(Material provided)

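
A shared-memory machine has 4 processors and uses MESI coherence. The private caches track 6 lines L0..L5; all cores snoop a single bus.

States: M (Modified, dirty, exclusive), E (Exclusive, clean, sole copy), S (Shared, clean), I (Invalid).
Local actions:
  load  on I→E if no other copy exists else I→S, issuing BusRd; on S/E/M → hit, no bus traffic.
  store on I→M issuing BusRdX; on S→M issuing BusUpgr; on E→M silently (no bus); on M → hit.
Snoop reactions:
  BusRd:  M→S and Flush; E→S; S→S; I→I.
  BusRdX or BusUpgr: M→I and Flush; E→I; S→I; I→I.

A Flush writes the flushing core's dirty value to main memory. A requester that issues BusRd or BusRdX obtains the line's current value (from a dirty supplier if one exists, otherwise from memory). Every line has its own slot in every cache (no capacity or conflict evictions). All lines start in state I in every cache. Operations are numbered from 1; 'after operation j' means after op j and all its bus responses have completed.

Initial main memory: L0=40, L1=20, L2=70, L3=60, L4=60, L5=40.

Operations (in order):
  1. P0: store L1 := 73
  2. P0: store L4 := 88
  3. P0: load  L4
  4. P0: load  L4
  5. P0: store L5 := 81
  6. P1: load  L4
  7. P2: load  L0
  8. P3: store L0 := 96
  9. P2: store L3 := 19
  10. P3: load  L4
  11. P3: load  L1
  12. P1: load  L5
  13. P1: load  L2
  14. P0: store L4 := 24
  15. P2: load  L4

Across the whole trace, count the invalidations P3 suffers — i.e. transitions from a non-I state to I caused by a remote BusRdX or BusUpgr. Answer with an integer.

invalidations = 1

  op1 P0: store L1 := 73 → M/I/I/I on L1; bus BusRdX; mem=20
  op2 P0: store L4 := 88 → M/I/I/I on L4; bus BusRdX; mem=60
  op3 P0: load  L4 → M/I/I/I on L4; bus (none); mem=60
  op4 P0: load  L4 → M/I/I/I on L4; bus (none); mem=60
  op5 P0: store L5 := 81 → M/I/I/I on L5; bus BusRdX; mem=40
  op6 P1: load  L4 → S/S/I/I on L4; bus BusRd Flush; mem=88
  op7 P2: load  L0 → I/I/E/I on L0; bus BusRd; mem=40
  op8 P3: store L0 := 96 → I/I/I/M on L0; bus BusRdX; mem=40
  op9 P2: store L3 := 19 → I/I/M/I on L3; bus BusRdX; mem=60
  op10 P3: load  L4 → S/S/I/S on L4; bus BusRd; mem=88
  op11 P3: load  L1 → S/I/I/S on L1; bus BusRd Flush; mem=73
  op12 P1: load  L5 → S/S/I/I on L5; bus BusRd Flush; mem=81
  op13 P1: load  L2 → I/E/I/I on L2; bus BusRd; mem=70
  op14 P0: store L4 := 24 → M/I/I/I on L4; bus BusUpgr; mem=88
  op15 P2: load  L4 → S/I/S/I on L4; bus BusRd Flush; mem=24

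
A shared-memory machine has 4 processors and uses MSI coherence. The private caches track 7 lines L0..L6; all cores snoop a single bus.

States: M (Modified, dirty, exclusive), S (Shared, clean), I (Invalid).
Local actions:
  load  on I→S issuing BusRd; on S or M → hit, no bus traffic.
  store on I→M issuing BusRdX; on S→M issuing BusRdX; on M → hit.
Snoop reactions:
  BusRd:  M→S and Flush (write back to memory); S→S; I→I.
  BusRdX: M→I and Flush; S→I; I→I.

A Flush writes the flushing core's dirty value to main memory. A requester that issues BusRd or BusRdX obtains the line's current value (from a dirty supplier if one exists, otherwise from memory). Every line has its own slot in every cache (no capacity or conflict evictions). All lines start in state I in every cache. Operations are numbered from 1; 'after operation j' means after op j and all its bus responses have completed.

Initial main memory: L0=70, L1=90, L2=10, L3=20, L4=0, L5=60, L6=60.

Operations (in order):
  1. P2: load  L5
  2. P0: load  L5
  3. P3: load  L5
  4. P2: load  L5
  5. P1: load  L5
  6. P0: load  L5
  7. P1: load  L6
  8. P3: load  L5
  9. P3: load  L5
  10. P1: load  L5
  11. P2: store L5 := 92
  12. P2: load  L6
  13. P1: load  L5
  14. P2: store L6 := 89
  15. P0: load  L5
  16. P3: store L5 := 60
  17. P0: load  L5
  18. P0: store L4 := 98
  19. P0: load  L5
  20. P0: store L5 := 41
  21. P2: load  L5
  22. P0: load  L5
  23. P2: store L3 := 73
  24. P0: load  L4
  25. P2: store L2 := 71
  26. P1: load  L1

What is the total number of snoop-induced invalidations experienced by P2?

invalidations = 1

1. P2: load  L5  bus=[BusRd]  L5: P0=I P1=I P2=S P3=I  mem[L5]=60
2. P0: load  L5  bus=[BusRd]  L5: P0=S P1=I P2=S P3=I  mem[L5]=60
3. P3: load  L5  bus=[BusRd]  L5: P0=S P1=I P2=S P3=S  mem[L5]=60
4. P2: load  L5  bus=[-]  L5: P0=S P1=I P2=S P3=S  mem[L5]=60
5. P1: load  L5  bus=[BusRd]  L5: P0=S P1=S P2=S P3=S  mem[L5]=60
6. P0: load  L5  bus=[-]  L5: P0=S P1=S P2=S P3=S  mem[L5]=60
7. P1: load  L6  bus=[BusRd]  L6: P0=I P1=S P2=I P3=I  mem[L6]=60
8. P3: load  L5  bus=[-]  L5: P0=S P1=S P2=S P3=S  mem[L5]=60
9. P3: load  L5  bus=[-]  L5: P0=S P1=S P2=S P3=S  mem[L5]=60
10. P1: load  L5  bus=[-]  L5: P0=S P1=S P2=S P3=S  mem[L5]=60
11. P2: store L5 := 92  bus=[BusRdX]  L5: P0=I P1=I P2=M P3=I  mem[L5]=60
12. P2: load  L6  bus=[BusRd]  L6: P0=I P1=S P2=S P3=I  mem[L6]=60
13. P1: load  L5  bus=[BusRd,Flush]  L5: P0=I P1=S P2=S P3=I  mem[L5]=92
14. P2: store L6 := 89  bus=[BusRdX]  L6: P0=I P1=I P2=M P3=I  mem[L6]=60
15. P0: load  L5  bus=[BusRd]  L5: P0=S P1=S P2=S P3=I  mem[L5]=92
16. P3: store L5 := 60  bus=[BusRdX]  L5: P0=I P1=I P2=I P3=M  mem[L5]=92
17. P0: load  L5  bus=[BusRd,Flush]  L5: P0=S P1=I P2=I P3=S  mem[L5]=60
18. P0: store L4 := 98  bus=[BusRdX]  L4: P0=M P1=I P2=I P3=I  mem[L4]=0
19. P0: load  L5  bus=[-]  L5: P0=S P1=I P2=I P3=S  mem[L5]=60
20. P0: store L5 := 41  bus=[BusRdX]  L5: P0=M P1=I P2=I P3=I  mem[L5]=60
21. P2: load  L5  bus=[BusRd,Flush]  L5: P0=S P1=I P2=S P3=I  mem[L5]=41
22. P0: load  L5  bus=[-]  L5: P0=S P1=I P2=S P3=I  mem[L5]=41
23. P2: store L3 := 73  bus=[BusRdX]  L3: P0=I P1=I P2=M P3=I  mem[L3]=20
24. P0: load  L4  bus=[-]  L4: P0=M P1=I P2=I P3=I  mem[L4]=0
25. P2: store L2 := 71  bus=[BusRdX]  L2: P0=I P1=I P2=M P3=I  mem[L2]=10
26. P1: load  L1  bus=[BusRd]  L1: P0=I P1=S P2=I P3=I  mem[L1]=90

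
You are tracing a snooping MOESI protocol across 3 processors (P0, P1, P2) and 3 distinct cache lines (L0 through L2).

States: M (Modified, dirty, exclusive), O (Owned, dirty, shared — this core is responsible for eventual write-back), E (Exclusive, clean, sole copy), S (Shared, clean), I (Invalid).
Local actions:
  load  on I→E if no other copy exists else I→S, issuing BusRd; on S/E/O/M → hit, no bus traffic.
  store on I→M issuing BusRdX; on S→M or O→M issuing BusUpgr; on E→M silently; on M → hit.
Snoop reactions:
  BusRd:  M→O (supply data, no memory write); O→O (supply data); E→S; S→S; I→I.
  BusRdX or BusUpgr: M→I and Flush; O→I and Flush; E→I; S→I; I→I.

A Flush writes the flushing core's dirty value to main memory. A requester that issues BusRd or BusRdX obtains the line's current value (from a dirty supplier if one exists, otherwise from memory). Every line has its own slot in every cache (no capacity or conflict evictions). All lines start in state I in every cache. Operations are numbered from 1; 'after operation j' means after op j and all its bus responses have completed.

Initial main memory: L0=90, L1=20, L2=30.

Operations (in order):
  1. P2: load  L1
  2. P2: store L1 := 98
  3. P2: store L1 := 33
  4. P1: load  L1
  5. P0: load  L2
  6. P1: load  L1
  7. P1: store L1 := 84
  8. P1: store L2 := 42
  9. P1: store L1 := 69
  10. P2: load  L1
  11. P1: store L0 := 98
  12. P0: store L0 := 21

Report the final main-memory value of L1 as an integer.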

(End Material provided)

What you have to do: Each line of the records with the word "sole" in it is to be copied.

Task answer:
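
States: M (Modified, dirty, exclusive), E (Exclusive, clean, sole copy), S (Shared, clean), I (Invalid).
States: M (Modified, dirty, exclusive), O (Owned, dirty, shared — this core is responsible for eventual write-back), E (Exclusive, clean, sole copy), S (Shared, clean), I (Invalid).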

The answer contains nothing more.